Raw data section start

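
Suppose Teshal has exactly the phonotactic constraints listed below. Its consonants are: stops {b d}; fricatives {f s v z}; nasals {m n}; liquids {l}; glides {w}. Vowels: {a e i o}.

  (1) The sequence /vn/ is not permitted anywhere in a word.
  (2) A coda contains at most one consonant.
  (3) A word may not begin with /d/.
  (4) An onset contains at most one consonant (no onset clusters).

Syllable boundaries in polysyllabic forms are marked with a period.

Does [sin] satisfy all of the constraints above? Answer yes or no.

[sin] — σ1 onset /s/, coda /n/ ok → licit

yes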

Raw data section end

**Task item**
The response should be an exact copy of every line above.

**Response below**
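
Suppose Teshal has exactly the phonotactic constraints listed below. Its consonants are: stops {b d}; fricatives {f s v z}; nasals {m n}; liquids {l}; glides {w}. Vowels: {a e i o}.

  (1) The sequence /vn/ is not permitted anywhere in a word.
  (2) A coda contains at most one consonant.
  (3) A word may not begin with /d/.
  (4) An onset contains at most one consonant (no onset clusters).

Syllable boundaries in polysyllabic forms are marked with a period.

Does [sin] satisfy all of the constraints above? Answer yes or no.

[sin] — σ1 onset /s/, coda /n/ ok → licit

yes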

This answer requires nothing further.